● **YOUR TASK**: Restate the records in their entirety, word for word.
Segment Start: INPUT DATA
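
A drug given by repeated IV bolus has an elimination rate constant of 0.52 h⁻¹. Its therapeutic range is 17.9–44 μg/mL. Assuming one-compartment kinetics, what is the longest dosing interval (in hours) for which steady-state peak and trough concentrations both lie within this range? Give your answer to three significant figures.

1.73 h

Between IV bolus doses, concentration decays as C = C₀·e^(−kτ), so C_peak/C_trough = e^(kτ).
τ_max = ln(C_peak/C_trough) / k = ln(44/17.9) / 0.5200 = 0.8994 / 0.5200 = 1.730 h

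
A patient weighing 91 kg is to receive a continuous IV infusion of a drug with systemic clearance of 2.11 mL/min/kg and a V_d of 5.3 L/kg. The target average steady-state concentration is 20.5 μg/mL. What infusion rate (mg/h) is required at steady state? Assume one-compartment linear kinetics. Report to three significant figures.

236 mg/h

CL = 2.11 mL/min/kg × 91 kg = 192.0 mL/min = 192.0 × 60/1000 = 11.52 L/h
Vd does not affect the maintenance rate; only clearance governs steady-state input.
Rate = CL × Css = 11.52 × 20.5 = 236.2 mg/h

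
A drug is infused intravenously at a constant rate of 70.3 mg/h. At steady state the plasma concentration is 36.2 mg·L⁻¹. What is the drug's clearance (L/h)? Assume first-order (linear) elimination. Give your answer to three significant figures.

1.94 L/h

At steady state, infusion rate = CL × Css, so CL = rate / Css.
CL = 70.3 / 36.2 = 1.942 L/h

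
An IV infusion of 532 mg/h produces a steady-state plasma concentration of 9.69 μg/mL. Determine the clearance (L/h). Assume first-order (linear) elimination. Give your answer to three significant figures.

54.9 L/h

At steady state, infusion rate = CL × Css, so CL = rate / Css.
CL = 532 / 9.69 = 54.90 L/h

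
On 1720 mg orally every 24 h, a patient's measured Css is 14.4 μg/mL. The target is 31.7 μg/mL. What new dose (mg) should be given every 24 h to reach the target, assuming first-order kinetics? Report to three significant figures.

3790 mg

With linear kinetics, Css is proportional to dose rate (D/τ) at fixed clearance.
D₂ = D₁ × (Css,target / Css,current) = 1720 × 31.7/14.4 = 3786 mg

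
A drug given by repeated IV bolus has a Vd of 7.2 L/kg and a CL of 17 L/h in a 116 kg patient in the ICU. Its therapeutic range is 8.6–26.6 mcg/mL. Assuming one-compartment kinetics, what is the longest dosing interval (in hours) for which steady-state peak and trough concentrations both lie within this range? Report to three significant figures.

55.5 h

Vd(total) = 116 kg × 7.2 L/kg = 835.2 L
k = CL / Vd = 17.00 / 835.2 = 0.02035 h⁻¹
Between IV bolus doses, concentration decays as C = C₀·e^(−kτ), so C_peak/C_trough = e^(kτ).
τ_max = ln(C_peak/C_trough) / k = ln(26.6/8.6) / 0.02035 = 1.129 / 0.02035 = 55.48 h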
Segment End: INPUT DATA
● **WRITTEN ANSWER**:
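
A drug given by repeated IV bolus has an elimination rate constant of 0.52 h⁻¹. Its therapeutic range is 17.9–44 μg/mL. Assuming one-compartment kinetics, what is the longest dosing interval (in hours) for which steady-state peak and trough concentrations both lie within this range? Give your answer to three significant figures.

1.73 h

Between IV bolus doses, concentration decays as C = C₀·e^(−kτ), so C_peak/C_trough = e^(kτ).
τ_max = ln(C_peak/C_trough) / k = ln(44/17.9) / 0.5200 = 0.8994 / 0.5200 = 1.730 h

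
A patient weighing 91 kg is to receive a continuous IV infusion of a drug with systemic clearance of 2.11 mL/min/kg and a V_d of 5.3 L/kg. The target average steady-state concentration is 20.5 μg/mL. What infusion rate (mg/h) is required at steady state? Assume one-compartment linear kinetics. Report to three significant figures.

236 mg/h

CL = 2.11 mL/min/kg × 91 kg = 192.0 mL/min = 192.0 × 60/1000 = 11.52 L/h
Vd does not affect the maintenance rate; only clearance governs steady-state input.
Rate = CL × Css = 11.52 × 20.5 = 236.2 mg/h

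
A drug is infused intravenously at a constant rate of 70.3 mg/h. At steady state the plasma concentration is 36.2 mg·L⁻¹. What is the drug's clearance (L/h)? Assume first-order (linear) elimination. Give your answer to three significant figures.

1.94 L/h

At steady state, infusion rate = CL × Css, so CL = rate / Css.
CL = 70.3 / 36.2 = 1.942 L/h

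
An IV infusion of 532 mg/h produces a steady-state plasma concentration of 9.69 μg/mL. Determine the clearance (L/h). Assume first-order (linear) elimination. Give your answer to three significant figures.

54.9 L/h

At steady state, infusion rate = CL × Css, so CL = rate / Css.
CL = 532 / 9.69 = 54.90 L/h

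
On 1720 mg orally every 24 h, a patient's measured Css is 14.4 μg/mL. The target is 31.7 μg/mL. What new dose (mg) should be given every 24 h to reach the target, assuming first-order kinetics? Report to three significant figures.

3790 mg

With linear kinetics, Css is proportional to dose rate (D/τ) at fixed clearance.
D₂ = D₁ × (Css,target / Css,current) = 1720 × 31.7/14.4 = 3786 mg

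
A drug given by repeated IV bolus has a Vd of 7.2 L/kg and a CL of 17 L/h in a 116 kg patient in the ICU. Its therapeutic range is 8.6–26.6 mcg/mL. Assuming one-compartment kinetics, what is the longest dosing interval (in hours) for which steady-state peak and trough concentrations both lie within this range? Report to three significant figures.

55.5 h

Vd(total) = 116 kg × 7.2 L/kg = 835.2 L
k = CL / Vd = 17.00 / 835.2 = 0.02035 h⁻¹
Between IV bolus doses, concentration decays as C = C₀·e^(−kτ), so C_peak/C_trough = e^(kτ).
τ_max = ln(C_peak/C_trough) / k = ln(26.6/8.6) / 0.02035 = 1.129 / 0.02035 = 55.48 h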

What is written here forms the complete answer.